===== ENTRIES SHOWN

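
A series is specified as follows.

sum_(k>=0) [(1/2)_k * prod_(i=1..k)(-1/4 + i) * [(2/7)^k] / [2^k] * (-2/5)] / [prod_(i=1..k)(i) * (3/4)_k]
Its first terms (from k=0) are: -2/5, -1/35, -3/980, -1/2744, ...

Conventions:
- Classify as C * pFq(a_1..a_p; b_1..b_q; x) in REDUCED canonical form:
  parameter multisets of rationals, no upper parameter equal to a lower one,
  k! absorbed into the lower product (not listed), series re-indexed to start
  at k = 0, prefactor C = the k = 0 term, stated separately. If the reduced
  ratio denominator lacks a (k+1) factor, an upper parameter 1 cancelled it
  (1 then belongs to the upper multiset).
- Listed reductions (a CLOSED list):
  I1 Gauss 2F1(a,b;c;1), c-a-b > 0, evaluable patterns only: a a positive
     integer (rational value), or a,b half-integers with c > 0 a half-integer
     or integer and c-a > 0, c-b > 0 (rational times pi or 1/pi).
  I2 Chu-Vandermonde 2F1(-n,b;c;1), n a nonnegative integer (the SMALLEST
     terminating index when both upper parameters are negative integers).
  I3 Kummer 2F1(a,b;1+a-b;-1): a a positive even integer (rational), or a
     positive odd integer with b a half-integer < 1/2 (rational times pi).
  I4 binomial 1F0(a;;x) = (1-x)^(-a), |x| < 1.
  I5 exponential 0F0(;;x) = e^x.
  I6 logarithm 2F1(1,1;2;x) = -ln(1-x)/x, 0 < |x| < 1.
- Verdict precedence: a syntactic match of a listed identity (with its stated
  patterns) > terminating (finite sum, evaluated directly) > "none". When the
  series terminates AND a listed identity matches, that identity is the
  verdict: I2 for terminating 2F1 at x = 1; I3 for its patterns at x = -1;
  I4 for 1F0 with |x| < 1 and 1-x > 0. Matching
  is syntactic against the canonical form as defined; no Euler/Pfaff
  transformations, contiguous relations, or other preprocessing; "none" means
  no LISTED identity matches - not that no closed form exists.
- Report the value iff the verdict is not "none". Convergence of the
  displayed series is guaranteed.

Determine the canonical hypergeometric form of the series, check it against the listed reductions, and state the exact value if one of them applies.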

==========

■ WHAT IS NEEDED ■
Write the records out in full, exactly as they read above.

■ REPLY ■
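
A series is specified as follows.

sum_(k>=0) [(1/2)_k * prod_(i=1..k)(-1/4 + i) * [(2/7)^k] / [2^k] * (-2/5)] / [prod_(i=1..k)(i) * (3/4)_k]
Its first terms (from k=0) are: -2/5, -1/35, -3/980, -1/2744, ...

Conventions:
- Classify as C * pFq(a_1..a_p; b_1..b_q; x) in REDUCED canonical form:
  parameter multisets of rationals, no upper parameter equal to a lower one,
  k! absorbed into the lower product (not listed), series re-indexed to start
  at k = 0, prefactor C = the k = 0 term, stated separately. If the reduced
  ratio denominator lacks a (k+1) factor, an upper parameter 1 cancelled it
  (1 then belongs to the upper multiset).
- Listed reductions (a CLOSED list):
  I1 Gauss 2F1(a,b;c;1), c-a-b > 0, evaluable patterns only: a a positive
     integer (rational value), or a,b half-integers with c > 0 a half-integer
     or integer and c-a > 0, c-b > 0 (rational times pi or 1/pi).
  I2 Chu-Vandermonde 2F1(-n,b;c;1), n a nonnegative integer (the SMALLEST
     terminating index when both upper parameters are negative integers).
  I3 Kummer 2F1(a,b;1+a-b;-1): a a positive even integer (rational), or a
     positive odd integer with b a half-integer < 1/2 (rational times pi).
  I4 binomial 1F0(a;;x) = (1-x)^(-a), |x| < 1.
  I5 exponential 0F0(;;x) = e^x.
  I6 logarithm 2F1(1,1;2;x) = -ln(1-x)/x, 0 < |x| < 1.
- Verdict precedence: a syntactic match of a listed identity (with its stated
  patterns) > terminating (finite sum, evaluated directly) > "none". When the
  series terminates AND a listed identity matches, that identity is the
  verdict: I2 for terminating 2F1 at x = 1; I3 for its patterns at x = -1;
  I4 for 1F0 with |x| < 1 and 1-x > 0. Matching
  is syntactic against the canonical form as defined; no Euler/Pfaff
  transformations, contiguous relations, or other preprocessing; "none" means
  no LISTED identity matches - not that no closed form exists.
- Report the value iff the verdict is not "none". Convergence of the
  displayed series is guaranteed.

Determine the canonical hypergeometric form of the series, check it against the listed reductions, and state the exact value if one of them applies.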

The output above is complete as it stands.